Input for this task Block Start

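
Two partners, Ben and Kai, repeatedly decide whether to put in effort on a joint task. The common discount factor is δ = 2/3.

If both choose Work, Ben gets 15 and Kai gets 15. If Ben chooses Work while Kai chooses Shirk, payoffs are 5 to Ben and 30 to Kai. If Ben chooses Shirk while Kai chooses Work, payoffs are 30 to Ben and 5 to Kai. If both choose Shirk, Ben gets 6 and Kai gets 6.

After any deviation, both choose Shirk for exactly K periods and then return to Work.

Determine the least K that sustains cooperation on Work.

Need Σ_{k=1}^{K} δ^k ≥ (30−15)/(15−6) = 1.6667 at δ = 2/3.
At K = 4 the sum is 1.6049 < 1.6667; at K = 5 it is 1.7366 ≥ 1.6667.
So the minimum punishment length is K = 5.

5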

Input for this task Block End

Task — Wherever a line of the records above contains the string "Shirk", copy that line out.

Answer to this problem —
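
If both choose Work, Ben gets 15 and Kai gets 15. If Ben chooses Work while Kai chooses Shirk, payoffs are 5 to Ben and 30 to Kai. If Ben chooses Shirk while Kai chooses Work, payoffs are 30 to Ben and 5 to Kai. If both choose Shirk, Ben gets 6 and Kai gets 6.
After any deviation, both choose Shirk for exactly K periods and then return to Work.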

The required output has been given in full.